Input data.
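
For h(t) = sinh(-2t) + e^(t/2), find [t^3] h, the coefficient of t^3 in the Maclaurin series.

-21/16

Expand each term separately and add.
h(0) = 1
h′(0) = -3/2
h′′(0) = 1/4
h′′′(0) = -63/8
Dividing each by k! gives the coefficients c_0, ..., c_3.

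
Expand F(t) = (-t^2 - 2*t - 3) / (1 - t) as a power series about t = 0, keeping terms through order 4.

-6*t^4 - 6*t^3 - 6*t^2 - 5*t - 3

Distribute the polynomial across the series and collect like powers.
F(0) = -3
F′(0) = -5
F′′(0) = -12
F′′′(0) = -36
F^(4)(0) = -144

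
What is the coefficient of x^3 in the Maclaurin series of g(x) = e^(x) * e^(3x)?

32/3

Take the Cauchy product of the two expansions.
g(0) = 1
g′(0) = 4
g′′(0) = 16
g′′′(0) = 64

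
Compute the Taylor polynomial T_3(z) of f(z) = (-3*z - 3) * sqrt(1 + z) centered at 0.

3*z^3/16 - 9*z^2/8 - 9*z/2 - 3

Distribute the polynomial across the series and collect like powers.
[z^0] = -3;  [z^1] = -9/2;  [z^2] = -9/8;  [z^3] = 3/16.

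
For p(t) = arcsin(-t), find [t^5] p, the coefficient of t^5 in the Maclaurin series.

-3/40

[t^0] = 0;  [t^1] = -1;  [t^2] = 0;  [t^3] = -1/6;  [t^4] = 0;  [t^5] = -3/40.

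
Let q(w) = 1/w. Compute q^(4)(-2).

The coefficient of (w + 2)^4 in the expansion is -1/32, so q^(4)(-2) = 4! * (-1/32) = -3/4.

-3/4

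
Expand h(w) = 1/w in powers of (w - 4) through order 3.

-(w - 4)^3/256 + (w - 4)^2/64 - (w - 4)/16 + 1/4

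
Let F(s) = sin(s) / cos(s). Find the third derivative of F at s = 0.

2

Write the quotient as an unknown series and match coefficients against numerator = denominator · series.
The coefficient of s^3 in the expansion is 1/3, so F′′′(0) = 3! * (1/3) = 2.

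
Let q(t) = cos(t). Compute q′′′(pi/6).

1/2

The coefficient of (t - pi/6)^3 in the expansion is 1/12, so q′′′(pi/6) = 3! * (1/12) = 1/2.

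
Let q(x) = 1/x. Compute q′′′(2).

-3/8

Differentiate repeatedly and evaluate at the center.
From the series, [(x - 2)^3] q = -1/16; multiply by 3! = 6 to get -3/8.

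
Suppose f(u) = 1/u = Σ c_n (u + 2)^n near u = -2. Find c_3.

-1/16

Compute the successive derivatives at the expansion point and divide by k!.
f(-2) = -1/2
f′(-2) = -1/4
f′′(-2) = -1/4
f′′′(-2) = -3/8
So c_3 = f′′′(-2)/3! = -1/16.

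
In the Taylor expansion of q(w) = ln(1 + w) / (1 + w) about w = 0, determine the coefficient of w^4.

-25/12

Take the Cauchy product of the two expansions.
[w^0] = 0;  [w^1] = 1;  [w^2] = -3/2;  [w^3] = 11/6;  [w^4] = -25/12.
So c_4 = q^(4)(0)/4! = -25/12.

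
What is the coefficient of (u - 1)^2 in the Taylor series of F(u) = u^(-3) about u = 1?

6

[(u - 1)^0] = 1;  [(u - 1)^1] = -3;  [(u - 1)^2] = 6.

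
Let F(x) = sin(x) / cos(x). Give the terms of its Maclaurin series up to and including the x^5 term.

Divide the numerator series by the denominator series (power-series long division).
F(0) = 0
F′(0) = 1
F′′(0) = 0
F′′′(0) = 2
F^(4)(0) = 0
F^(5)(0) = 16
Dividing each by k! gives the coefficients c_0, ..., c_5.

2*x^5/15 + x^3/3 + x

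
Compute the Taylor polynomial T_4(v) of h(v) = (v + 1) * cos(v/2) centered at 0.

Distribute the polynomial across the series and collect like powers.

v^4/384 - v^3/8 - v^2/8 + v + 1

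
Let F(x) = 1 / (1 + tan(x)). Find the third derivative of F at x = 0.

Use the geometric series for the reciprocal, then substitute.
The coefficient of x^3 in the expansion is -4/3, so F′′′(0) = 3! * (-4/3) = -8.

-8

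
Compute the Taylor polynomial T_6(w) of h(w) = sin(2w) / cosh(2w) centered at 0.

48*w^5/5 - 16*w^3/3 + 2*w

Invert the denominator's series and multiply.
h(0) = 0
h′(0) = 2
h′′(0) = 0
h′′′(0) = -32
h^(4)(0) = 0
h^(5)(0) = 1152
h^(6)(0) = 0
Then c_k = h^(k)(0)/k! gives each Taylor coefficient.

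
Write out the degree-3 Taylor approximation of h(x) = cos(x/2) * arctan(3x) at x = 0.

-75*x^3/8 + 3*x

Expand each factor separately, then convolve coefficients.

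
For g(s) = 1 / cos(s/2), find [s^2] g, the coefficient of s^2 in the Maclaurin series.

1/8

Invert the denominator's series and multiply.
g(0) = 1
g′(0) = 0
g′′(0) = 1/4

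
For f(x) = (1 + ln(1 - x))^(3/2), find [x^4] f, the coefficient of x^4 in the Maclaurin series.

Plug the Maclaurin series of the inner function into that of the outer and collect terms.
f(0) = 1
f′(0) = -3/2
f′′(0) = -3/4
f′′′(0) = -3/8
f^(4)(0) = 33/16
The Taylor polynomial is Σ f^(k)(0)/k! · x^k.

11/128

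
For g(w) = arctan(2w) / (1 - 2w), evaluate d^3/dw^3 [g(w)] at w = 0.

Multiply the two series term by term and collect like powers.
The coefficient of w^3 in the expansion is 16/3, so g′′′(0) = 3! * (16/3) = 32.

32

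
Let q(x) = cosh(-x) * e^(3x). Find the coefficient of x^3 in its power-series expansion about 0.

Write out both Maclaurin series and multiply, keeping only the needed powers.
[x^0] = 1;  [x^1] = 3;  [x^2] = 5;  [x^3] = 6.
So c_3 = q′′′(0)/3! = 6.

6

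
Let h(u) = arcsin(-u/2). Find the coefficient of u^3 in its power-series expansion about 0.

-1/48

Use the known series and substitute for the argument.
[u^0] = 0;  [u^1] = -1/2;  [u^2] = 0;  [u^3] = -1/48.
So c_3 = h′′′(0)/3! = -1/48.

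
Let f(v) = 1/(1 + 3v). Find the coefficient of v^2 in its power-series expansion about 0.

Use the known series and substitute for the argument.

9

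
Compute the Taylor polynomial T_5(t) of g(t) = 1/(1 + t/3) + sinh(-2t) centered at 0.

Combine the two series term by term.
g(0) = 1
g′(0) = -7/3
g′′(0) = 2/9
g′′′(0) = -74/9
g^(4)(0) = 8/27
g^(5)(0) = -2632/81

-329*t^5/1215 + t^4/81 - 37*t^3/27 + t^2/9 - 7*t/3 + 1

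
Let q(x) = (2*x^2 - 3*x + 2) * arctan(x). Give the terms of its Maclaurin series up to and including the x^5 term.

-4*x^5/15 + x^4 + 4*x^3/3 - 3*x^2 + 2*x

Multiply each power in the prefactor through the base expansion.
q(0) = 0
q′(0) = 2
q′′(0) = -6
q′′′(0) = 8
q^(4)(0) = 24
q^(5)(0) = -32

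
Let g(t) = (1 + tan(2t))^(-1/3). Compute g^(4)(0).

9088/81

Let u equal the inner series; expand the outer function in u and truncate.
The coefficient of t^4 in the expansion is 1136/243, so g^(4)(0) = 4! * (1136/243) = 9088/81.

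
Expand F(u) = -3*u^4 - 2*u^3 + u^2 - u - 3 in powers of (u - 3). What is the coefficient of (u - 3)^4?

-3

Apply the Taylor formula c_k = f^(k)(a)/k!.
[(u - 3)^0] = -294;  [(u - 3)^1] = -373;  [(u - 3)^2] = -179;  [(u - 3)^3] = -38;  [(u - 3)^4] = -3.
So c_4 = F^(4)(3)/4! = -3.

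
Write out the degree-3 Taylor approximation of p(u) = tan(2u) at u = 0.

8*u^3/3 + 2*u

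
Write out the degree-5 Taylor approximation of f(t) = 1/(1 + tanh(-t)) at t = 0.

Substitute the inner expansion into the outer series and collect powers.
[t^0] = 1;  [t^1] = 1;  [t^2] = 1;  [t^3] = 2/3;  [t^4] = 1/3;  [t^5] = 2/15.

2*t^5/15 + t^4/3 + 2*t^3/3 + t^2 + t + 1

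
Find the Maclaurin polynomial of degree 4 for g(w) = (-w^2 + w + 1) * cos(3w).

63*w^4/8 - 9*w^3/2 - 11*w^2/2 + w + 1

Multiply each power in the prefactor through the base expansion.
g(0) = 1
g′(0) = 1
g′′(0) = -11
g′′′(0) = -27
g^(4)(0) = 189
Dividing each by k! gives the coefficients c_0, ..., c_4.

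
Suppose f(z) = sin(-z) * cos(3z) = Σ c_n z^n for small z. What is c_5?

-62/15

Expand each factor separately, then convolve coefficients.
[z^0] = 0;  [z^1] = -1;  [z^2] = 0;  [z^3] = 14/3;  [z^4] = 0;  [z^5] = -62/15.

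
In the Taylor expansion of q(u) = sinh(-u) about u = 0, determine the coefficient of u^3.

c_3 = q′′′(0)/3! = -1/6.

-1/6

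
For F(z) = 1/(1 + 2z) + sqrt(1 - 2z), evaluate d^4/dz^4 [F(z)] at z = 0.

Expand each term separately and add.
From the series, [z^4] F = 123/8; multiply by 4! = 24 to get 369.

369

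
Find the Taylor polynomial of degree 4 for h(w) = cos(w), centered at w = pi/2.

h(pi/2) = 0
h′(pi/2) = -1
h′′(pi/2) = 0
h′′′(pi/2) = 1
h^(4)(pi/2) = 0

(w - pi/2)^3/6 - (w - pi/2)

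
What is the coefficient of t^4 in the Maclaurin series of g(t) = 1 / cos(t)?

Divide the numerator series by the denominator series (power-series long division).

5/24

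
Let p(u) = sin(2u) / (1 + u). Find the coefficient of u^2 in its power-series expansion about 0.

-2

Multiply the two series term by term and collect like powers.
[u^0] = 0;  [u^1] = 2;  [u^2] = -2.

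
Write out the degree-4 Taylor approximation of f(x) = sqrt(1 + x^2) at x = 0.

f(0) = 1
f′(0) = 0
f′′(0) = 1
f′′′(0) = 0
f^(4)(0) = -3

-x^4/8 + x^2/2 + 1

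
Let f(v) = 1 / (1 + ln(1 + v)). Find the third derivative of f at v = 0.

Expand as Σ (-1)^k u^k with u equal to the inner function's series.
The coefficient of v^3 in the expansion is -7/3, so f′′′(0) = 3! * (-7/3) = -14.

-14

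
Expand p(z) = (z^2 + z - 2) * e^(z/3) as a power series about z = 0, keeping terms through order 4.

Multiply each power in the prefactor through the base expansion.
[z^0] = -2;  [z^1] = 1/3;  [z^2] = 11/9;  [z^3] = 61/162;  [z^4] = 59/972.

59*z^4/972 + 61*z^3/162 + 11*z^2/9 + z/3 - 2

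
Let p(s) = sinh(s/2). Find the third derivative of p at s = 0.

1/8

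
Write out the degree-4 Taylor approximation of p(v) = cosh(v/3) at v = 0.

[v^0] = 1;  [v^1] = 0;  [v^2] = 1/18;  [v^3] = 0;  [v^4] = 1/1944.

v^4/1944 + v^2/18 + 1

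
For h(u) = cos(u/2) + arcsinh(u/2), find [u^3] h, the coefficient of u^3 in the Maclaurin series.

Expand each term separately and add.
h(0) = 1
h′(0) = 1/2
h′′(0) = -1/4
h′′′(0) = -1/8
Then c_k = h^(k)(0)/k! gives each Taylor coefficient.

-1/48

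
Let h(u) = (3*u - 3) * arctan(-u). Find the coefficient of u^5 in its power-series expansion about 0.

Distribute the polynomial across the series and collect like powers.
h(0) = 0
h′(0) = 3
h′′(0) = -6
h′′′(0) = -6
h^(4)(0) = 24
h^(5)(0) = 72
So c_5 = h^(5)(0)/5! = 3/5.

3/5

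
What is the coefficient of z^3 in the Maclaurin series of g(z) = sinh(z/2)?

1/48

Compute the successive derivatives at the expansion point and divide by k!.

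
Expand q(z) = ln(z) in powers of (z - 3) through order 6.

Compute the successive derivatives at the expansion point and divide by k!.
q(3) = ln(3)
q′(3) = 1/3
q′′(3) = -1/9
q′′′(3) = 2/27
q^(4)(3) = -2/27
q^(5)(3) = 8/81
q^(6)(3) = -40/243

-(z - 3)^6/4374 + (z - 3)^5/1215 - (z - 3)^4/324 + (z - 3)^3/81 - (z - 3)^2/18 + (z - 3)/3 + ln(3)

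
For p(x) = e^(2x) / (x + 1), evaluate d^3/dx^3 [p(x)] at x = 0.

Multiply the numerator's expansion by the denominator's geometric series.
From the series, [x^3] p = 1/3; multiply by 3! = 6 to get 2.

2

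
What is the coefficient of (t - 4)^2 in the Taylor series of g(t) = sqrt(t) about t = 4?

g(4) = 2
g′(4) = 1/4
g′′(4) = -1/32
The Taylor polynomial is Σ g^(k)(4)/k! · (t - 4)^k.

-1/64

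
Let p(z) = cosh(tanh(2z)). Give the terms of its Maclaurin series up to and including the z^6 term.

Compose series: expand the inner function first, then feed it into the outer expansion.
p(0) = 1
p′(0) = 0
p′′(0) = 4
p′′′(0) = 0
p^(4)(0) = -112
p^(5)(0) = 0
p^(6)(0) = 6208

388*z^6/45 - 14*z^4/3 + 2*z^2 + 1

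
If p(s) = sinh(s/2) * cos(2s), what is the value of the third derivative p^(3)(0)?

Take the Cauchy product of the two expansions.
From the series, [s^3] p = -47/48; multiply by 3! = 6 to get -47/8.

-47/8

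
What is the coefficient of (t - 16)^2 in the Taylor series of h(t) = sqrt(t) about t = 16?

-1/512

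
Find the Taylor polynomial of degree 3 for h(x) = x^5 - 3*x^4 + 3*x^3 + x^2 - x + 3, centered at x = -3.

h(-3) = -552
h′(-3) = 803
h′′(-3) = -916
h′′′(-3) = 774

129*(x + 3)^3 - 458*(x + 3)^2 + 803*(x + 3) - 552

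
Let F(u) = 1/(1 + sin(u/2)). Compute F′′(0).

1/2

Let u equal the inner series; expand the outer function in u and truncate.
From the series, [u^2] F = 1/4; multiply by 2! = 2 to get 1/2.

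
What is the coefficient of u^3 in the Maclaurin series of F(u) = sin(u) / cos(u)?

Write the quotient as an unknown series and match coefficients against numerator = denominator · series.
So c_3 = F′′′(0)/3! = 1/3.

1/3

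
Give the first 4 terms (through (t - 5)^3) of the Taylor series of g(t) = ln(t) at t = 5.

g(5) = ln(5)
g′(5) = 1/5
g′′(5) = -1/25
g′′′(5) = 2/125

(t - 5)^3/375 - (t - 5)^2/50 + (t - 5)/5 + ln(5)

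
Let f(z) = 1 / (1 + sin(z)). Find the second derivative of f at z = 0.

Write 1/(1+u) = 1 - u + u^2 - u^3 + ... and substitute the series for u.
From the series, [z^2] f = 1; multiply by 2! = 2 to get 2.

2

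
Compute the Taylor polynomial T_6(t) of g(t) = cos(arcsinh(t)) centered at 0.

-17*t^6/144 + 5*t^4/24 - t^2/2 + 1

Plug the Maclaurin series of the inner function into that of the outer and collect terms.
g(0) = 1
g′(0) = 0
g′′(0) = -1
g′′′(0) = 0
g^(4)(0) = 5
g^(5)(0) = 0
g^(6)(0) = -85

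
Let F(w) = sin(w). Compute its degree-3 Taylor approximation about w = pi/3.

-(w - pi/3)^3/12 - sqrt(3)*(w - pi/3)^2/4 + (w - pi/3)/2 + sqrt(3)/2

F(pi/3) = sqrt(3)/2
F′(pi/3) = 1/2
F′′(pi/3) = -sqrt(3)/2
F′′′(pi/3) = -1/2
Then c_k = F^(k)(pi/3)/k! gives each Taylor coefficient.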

What this task involves. Could you print, word for word, the line containing "Compute the Taylor polynomial T_6(t)" and every line after it through the end of the records, and nothing else?

Exercise output.
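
Compute the Taylor polynomial T_6(t) of g(t) = cos(arcsinh(t)) centered at 0.

-17*t^6/144 + 5*t^4/24 - t^2/2 + 1

Plug the Maclaurin series of the inner function into that of the outer and collect terms.
g(0) = 1
g′(0) = 0
g′′(0) = -1
g′′′(0) = 0
g^(4)(0) = 5
g^(5)(0) = 0
g^(6)(0) = -85

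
Let F(w) = sin(w). Compute its degree-3 Taylor approximation about w = pi/3.

-(w - pi/3)^3/12 - sqrt(3)*(w - pi/3)^2/4 + (w - pi/3)/2 + sqrt(3)/2

F(pi/3) = sqrt(3)/2
F′(pi/3) = 1/2
F′′(pi/3) = -sqrt(3)/2
F′′′(pi/3) = -1/2
Then c_k = F^(k)(pi/3)/k! gives each Taylor coefficient.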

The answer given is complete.